TASK TO COMPLETE: Could you reproduce the line where "x^4/2 - 2*x^3" occurs and all lines after it in the listing below, through the final one, without changing anything?

EXTRACTED DATA:
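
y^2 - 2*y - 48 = (y - 8)*(y + 6)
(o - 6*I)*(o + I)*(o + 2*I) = o^3 - 3*I*o^2 + 16*o + 12*I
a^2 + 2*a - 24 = (a - 4)*(a + 6)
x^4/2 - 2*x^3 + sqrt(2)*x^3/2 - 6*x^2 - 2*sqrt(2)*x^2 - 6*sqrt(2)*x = x*(x/2 + sqrt(2)/2)*(x - 6)*(x + 2)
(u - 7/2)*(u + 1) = u^2 - 5*u/2 - 7/2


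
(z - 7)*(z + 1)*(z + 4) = z^3 - 2*z^2 - 31*z - 28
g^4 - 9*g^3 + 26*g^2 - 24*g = g*(g - 4)*(g - 3)*(g - 2)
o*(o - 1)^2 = o^3 - 2*o^2 + o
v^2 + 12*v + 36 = (v + 6)^2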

RESULT OF THIS TASK:
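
x^4/2 - 2*x^3 + sqrt(2)*x^3/2 - 6*x^2 - 2*sqrt(2)*x^2 - 6*sqrt(2)*x = x*(x/2 + sqrt(2)/2)*(x - 6)*(x + 2)
(u - 7/2)*(u + 1) = u^2 - 5*u/2 - 7/2


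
(z - 7)*(z + 1)*(z + 4) = z^3 - 2*z^2 - 31*z - 28
g^4 - 9*g^3 + 26*g^2 - 24*g = g*(g - 4)*(g - 3)*(g - 2)
o*(o - 1)^2 = o^3 - 2*o^2 + o
v^2 + 12*v + 36 = (v + 6)^2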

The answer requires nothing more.